What the task requires:
Every line below between the line holding "Bright Path Solar" and the line holding "The firm faces a 36.7% marginal tax rate.", inclusive, should be repeated exactly, and all other lines omitted.

[Dataset entries]
____
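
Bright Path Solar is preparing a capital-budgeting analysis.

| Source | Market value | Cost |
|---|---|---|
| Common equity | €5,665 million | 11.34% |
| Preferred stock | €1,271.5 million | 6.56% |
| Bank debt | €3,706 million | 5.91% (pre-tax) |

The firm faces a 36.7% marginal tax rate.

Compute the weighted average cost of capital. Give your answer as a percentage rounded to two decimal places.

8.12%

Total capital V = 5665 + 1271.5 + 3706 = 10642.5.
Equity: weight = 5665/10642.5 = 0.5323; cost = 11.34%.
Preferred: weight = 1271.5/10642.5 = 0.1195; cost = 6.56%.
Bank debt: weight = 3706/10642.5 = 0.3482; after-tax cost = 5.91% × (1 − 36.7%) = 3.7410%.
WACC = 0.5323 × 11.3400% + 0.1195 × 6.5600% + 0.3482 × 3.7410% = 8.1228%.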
____
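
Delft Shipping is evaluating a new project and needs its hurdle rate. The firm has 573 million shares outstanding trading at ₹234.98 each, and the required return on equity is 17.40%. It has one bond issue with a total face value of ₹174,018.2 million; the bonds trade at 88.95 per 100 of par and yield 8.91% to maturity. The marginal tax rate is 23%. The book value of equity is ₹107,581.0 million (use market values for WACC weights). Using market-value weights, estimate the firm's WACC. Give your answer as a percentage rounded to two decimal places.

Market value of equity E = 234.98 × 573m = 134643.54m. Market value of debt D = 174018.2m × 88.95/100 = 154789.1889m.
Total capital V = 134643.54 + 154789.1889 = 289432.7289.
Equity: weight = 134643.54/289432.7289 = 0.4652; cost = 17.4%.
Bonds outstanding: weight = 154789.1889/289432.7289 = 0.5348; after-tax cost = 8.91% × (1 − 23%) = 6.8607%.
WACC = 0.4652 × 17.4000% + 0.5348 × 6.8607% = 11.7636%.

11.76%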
____
Task answer:
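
Bright Path Solar is preparing a capital-budgeting analysis.

| Source | Market value | Cost |
|---|---|---|
| Common equity | €5,665 million | 11.34% |
| Preferred stock | €1,271.5 million | 6.56% |
| Bank debt | €3,706 million | 5.91% (pre-tax) |

The firm faces a 36.7% marginal tax rate.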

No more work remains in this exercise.